* Task instructions:
Keep only the lines of the listing that include the word "fixed", and copy them.

* Information provided:
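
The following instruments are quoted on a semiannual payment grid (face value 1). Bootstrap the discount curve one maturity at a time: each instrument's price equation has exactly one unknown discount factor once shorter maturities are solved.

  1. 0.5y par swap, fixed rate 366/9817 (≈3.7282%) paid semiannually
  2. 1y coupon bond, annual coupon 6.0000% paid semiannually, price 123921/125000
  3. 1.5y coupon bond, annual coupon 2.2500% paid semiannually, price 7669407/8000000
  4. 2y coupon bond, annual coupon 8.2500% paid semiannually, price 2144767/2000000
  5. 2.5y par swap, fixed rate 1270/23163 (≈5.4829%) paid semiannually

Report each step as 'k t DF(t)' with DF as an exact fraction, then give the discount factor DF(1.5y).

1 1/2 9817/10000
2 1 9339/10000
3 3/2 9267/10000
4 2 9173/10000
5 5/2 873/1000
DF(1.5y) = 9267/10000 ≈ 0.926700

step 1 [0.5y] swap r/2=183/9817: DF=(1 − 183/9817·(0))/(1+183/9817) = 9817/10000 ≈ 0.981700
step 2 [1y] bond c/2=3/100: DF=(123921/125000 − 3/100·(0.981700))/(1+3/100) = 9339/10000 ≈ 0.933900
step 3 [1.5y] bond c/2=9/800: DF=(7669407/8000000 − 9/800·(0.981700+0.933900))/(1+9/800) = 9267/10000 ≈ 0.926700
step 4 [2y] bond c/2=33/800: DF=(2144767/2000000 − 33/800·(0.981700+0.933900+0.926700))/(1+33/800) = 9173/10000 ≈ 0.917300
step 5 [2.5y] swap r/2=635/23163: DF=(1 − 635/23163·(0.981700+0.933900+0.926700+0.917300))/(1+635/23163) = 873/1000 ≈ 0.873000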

* Exercise result:
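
  1. 0.5y par swap, fixed rate 366/9817 (≈3.7282%) paid semiannually
  5. 2.5y par swap, fixed rate 1270/23163 (≈5.4829%) paid semiannually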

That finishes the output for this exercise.